▶ **REQUIRED WORK**:
What follows is a listing to be transcribed exactly.

▶ **EXCERPTED RECORDS**:
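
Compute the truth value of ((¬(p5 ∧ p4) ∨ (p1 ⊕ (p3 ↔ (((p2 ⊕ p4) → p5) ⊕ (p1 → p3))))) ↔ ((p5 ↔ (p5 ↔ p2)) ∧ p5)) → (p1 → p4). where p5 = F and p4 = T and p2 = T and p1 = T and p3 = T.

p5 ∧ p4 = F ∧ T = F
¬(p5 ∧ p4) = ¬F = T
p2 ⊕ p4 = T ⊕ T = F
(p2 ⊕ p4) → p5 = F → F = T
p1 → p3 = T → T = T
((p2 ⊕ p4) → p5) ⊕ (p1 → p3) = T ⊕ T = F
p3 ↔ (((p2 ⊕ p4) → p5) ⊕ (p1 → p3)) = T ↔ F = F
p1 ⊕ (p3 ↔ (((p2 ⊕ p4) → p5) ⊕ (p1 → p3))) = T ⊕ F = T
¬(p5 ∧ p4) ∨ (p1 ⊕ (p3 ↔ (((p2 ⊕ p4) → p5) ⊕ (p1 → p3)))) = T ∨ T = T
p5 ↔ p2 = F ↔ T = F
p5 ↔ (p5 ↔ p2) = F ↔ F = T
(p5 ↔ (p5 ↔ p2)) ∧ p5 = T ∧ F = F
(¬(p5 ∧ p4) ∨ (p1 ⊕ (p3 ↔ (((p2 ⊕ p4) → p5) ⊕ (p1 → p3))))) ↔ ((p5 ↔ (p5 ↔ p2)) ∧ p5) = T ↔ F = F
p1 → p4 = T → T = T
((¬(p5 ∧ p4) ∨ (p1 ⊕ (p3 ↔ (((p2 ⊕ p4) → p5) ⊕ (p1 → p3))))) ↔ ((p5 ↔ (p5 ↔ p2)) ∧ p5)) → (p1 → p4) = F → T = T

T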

▶ **TASK SOLUTION**:
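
Compute the truth value of ((¬(p5 ∧ p4) ∨ (p1 ⊕ (p3 ↔ (((p2 ⊕ p4) → p5) ⊕ (p1 → p3))))) ↔ ((p5 ↔ (p5 ↔ p2)) ∧ p5)) → (p1 → p4). where p5 = F and p4 = T and p2 = T and p1 = T and p3 = T.

p5 ∧ p4 = F ∧ T = F
¬(p5 ∧ p4) = ¬F = T
p2 ⊕ p4 = T ⊕ T = F
(p2 ⊕ p4) → p5 = F → F = T
p1 → p3 = T → T = T
((p2 ⊕ p4) → p5) ⊕ (p1 → p3) = T ⊕ T = F
p3 ↔ (((p2 ⊕ p4) → p5) ⊕ (p1 → p3)) = T ↔ F = F
p1 ⊕ (p3 ↔ (((p2 ⊕ p4) → p5) ⊕ (p1 → p3))) = T ⊕ F = T
¬(p5 ∧ p4) ∨ (p1 ⊕ (p3 ↔ (((p2 ⊕ p4) → p5) ⊕ (p1 → p3)))) = T ∨ T = T
p5 ↔ p2 = F ↔ T = F
p5 ↔ (p5 ↔ p2) = F ↔ F = T
(p5 ↔ (p5 ↔ p2)) ∧ p5 = T ∧ F = F
(¬(p5 ∧ p4) ∨ (p1 ⊕ (p3 ↔ (((p2 ⊕ p4) → p5) ⊕ (p1 → p3))))) ↔ ((p5 ↔ (p5 ↔ p2)) ∧ p5) = T ↔ F = F
p1 → p4 = T → T = T
((¬(p5 ∧ p4) ∨ (p1 ⊕ (p3 ↔ (((p2 ⊕ p4) → p5) ⊕ (p1 → p3))))) ↔ ((p5 ↔ (p5 ↔ p2)) ∧ p5)) → (p1 → p4) = F → T = T

T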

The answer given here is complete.